Stored data entries

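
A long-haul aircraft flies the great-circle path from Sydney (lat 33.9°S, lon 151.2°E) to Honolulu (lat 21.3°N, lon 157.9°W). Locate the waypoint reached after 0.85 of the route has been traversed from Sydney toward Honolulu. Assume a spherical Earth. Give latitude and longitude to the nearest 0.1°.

Write both endpoints as unit vectors p₁, p₂ with components (cos φ cos λ, cos φ sin λ, sin φ).
The central angle between the endpoints is δ = arccos(p₁·p₂) ≈ 1.282 rad (73.4°).
Interpolate at f = 0.85 with slerp weights a = sin((1−f)δ)/sin δ ≈ 0.199, b = sin(fδ)/sin δ ≈ 0.925.
p = a·p₁ + b·p₂ ≈ (-0.943, -0.244, 0.225); φ = arcsin(p_z) ≈ 12.99°, λ = atan2(p_y, p_x) ≈ -165.47°.

≈ lat 13.0°N, lon 165.5°W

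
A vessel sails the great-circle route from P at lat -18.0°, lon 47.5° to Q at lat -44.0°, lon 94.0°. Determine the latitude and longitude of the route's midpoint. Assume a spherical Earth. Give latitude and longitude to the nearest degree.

≈ lat -33°, lon 67°

From cos δ = sin φ₁ sin φ₂ + cos φ₁ cos φ₂ cos Δλ, the central angle is δ ≈ 0.815 rad (46.7°).
Interpolate at f = 1/2 with slerp weights a = sin((1−f)δ)/sin δ ≈ 0.545, b = sin(fδ)/sin δ ≈ 0.545.
p = a·p₁ + b·p₂ ≈ (0.323, 0.773, -0.547); φ = arcsin(p_z) ≈ -33.14°, λ = atan2(p_y, p_x) ≈ 67.34°.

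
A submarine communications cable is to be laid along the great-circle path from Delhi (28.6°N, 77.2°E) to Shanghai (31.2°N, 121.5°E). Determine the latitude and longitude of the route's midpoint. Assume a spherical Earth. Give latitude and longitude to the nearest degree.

≈ 32°N, 99°E

From cos δ = sin φ₁ sin φ₂ + cos φ₁ cos φ₂ cos Δλ, the central angle is δ ≈ 0.667 rad (38.2°).
Interpolate at f = 1/2 with slerp weights a = sin((1−f)δ)/sin δ ≈ 0.529, b = sin(fδ)/sin δ ≈ 0.529.
p = a·p₁ + b·p₂ ≈ (-0.134, 0.839, 0.527); φ = arcsin(p_z) ≈ 31.83°, λ = atan2(p_y, p_x) ≈ 99.05°.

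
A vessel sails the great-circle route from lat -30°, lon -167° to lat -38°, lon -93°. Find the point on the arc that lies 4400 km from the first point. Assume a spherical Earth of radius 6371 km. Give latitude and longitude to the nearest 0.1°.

≈ lat -40.9°, lon -119.6°

From cos δ = sin φ₁ sin φ₂ + cos φ₁ cos φ₂ cos Δλ, the central angle is δ ≈ 1.052 rad (60.3°). The total great-circle distance is δ·R ≈ 1.052 × 6371 ≈ 6702 km, so the target fraction is f = 4400/6702 ≈ 0.657.
Interpolate at f ≈ 0.657 with slerp weights a = sin((1−f)δ)/sin δ ≈ 0.407, b = sin(fδ)/sin δ ≈ 0.734.
p = a·p₁ + b·p₂ ≈ (-0.374, -0.657, -0.655); φ = arcsin(p_z) ≈ -40.93°, λ = atan2(p_y, p_x) ≈ -119.65°.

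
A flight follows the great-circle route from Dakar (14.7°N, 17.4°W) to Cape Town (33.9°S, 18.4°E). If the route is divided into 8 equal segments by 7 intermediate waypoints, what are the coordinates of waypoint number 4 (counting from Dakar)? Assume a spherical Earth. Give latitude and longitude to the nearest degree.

≈ 10°S, 1°W

The haversine formula gives a central angle δ ≈ 1.036 rad (59.4°) between the endpoints.
Interpolate at f = 4/8 with slerp weights a = sin((1−f)δ)/sin δ ≈ 0.576, b = sin(fδ)/sin δ ≈ 0.576.
p = a·p₁ + b·p₂ ≈ (0.984, -0.016, -0.175); φ = arcsin(p_z) ≈ -10.08°, λ = atan2(p_y, p_x) ≈ -0.91°.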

=== EXERCISE AIM ===
Retyping every entry exactly is the whole of the task.

=== EXERCISE SOLUTION ===
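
A long-haul aircraft flies the great-circle path from Sydney (lat 33.9°S, lon 151.2°E) to Honolulu (lat 21.3°N, lon 157.9°W). Locate the waypoint reached after 0.85 of the route has been traversed from Sydney toward Honolulu. Assume a spherical Earth. Give latitude and longitude to the nearest 0.1°.

Write both endpoints as unit vectors p₁, p₂ with components (cos φ cos λ, cos φ sin λ, sin φ).
The central angle between the endpoints is δ = arccos(p₁·p₂) ≈ 1.282 rad (73.4°).
Interpolate at f = 0.85 with slerp weights a = sin((1−f)δ)/sin δ ≈ 0.199, b = sin(fδ)/sin δ ≈ 0.925.
p = a·p₁ + b·p₂ ≈ (-0.943, -0.244, 0.225); φ = arcsin(p_z) ≈ 12.99°, λ = atan2(p_y, p_x) ≈ -165.47°.

≈ lat 13.0°N, lon 165.5°W

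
A vessel sails the great-circle route from P at lat -18.0°, lon 47.5° to Q at lat -44.0°, lon 94.0°. Determine the latitude and longitude of the route's midpoint. Assume a spherical Earth. Give latitude and longitude to the nearest degree.

≈ lat -33°, lon 67°

From cos δ = sin φ₁ sin φ₂ + cos φ₁ cos φ₂ cos Δλ, the central angle is δ ≈ 0.815 rad (46.7°).
Interpolate at f = 1/2 with slerp weights a = sin((1−f)δ)/sin δ ≈ 0.545, b = sin(fδ)/sin δ ≈ 0.545.
p = a·p₁ + b·p₂ ≈ (0.323, 0.773, -0.547); φ = arcsin(p_z) ≈ -33.14°, λ = atan2(p_y, p_x) ≈ 67.34°.

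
A submarine communications cable is to be laid along the great-circle path from Delhi (28.6°N, 77.2°E) to Shanghai (31.2°N, 121.5°E). Determine the latitude and longitude of the route's midpoint. Assume a spherical Earth. Give latitude and longitude to the nearest degree.

≈ 32°N, 99°E

From cos δ = sin φ₁ sin φ₂ + cos φ₁ cos φ₂ cos Δλ, the central angle is δ ≈ 0.667 rad (38.2°).
Interpolate at f = 1/2 with slerp weights a = sin((1−f)δ)/sin δ ≈ 0.529, b = sin(fδ)/sin δ ≈ 0.529.
p = a·p₁ + b·p₂ ≈ (-0.134, 0.839, 0.527); φ = arcsin(p_z) ≈ 31.83°, λ = atan2(p_y, p_x) ≈ 99.05°.

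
A vessel sails the great-circle route from lat -30°, lon -167° to lat -38°, lon -93°. Find the point on the arc that lies 4400 km from the first point. Assume a spherical Earth of radius 6371 km. Give latitude and longitude to the nearest 0.1°.

≈ lat -40.9°, lon -119.6°

From cos δ = sin φ₁ sin φ₂ + cos φ₁ cos φ₂ cos Δλ, the central angle is δ ≈ 1.052 rad (60.3°). The total great-circle distance is δ·R ≈ 1.052 × 6371 ≈ 6702 km, so the target fraction is f = 4400/6702 ≈ 0.657.
Interpolate at f ≈ 0.657 with slerp weights a = sin((1−f)δ)/sin δ ≈ 0.407, b = sin(fδ)/sin δ ≈ 0.734.
p = a·p₁ + b·p₂ ≈ (-0.374, -0.657, -0.655); φ = arcsin(p_z) ≈ -40.93°, λ = atan2(p_y, p_x) ≈ -119.65°.

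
A flight follows the great-circle route from Dakar (14.7°N, 17.4°W) to Cape Town (33.9°S, 18.4°E). If the route is divided into 8 equal segments by 7 intermediate waypoints, what are the coordinates of waypoint number 4 (counting from Dakar)? Assume a spherical Earth. Give latitude and longitude to the nearest degree.

≈ 10°S, 1°W

The haversine formula gives a central angle δ ≈ 1.036 rad (59.4°) between the endpoints.
Interpolate at f = 4/8 with slerp weights a = sin((1−f)δ)/sin δ ≈ 0.576, b = sin(fδ)/sin δ ≈ 0.576.
p = a·p₁ + b·p₂ ≈ (0.984, -0.016, -0.175); φ = arcsin(p_z) ≈ -10.08°, λ = atan2(p_y, p_x) ≈ -0.91°.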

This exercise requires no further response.